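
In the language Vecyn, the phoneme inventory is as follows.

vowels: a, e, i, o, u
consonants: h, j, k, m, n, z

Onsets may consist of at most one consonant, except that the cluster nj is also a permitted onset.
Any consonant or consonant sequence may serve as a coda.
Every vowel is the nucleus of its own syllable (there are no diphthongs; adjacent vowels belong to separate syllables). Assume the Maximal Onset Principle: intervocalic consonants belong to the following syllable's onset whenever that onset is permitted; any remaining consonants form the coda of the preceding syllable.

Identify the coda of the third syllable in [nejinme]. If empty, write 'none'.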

_ _ _

Working through the entries above, copy every line in which "vowels" is found.

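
vowels: a, e, i, o, u
Every vowel is the nucleus of its own syllable (there are no diphthongs; adjacent vowels belong to separate syllables). Assume the Maximal Onset Principle: intervocalic consonants belong to the following syllable's onset whenever that onset is permitted; any remaining consonants form the coda of the preceding syllable.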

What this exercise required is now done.